**Dataset records:**
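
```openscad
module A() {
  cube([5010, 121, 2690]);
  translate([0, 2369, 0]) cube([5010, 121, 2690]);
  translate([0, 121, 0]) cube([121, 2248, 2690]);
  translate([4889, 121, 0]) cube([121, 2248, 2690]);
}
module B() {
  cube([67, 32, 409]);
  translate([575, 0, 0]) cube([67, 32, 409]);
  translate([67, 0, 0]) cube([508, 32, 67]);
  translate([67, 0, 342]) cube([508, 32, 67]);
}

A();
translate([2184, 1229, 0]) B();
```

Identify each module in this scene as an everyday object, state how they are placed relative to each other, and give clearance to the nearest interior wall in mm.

Clearances: x = 2063, y = 1108; minimum 1108 mm.

A is a house frame. B is a picture frame. The picture frame sits inside the house frame, centred. The clearance to the nearest interior wall is 1108 mm.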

**Work instructions:**
Extract all of the material exactly as it is written.

**Your response:**
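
```openscad
module A() {
  cube([5010, 121, 2690]);
  translate([0, 2369, 0]) cube([5010, 121, 2690]);
  translate([0, 121, 0]) cube([121, 2248, 2690]);
  translate([4889, 121, 0]) cube([121, 2248, 2690]);
}
module B() {
  cube([67, 32, 409]);
  translate([575, 0, 0]) cube([67, 32, 409]);
  translate([67, 0, 0]) cube([508, 32, 67]);
  translate([67, 0, 342]) cube([508, 32, 67]);
}

A();
translate([2184, 1229, 0]) B();
```

Identify each module in this scene as an everyday object, state how they are placed relative to each other, and give clearance to the nearest interior wall in mm.

Clearances: x = 2063, y = 1108; minimum 1108 mm.

A is a house frame. B is a picture frame. The picture frame sits inside the house frame, centred. The clearance to the nearest interior wall is 1108 mm.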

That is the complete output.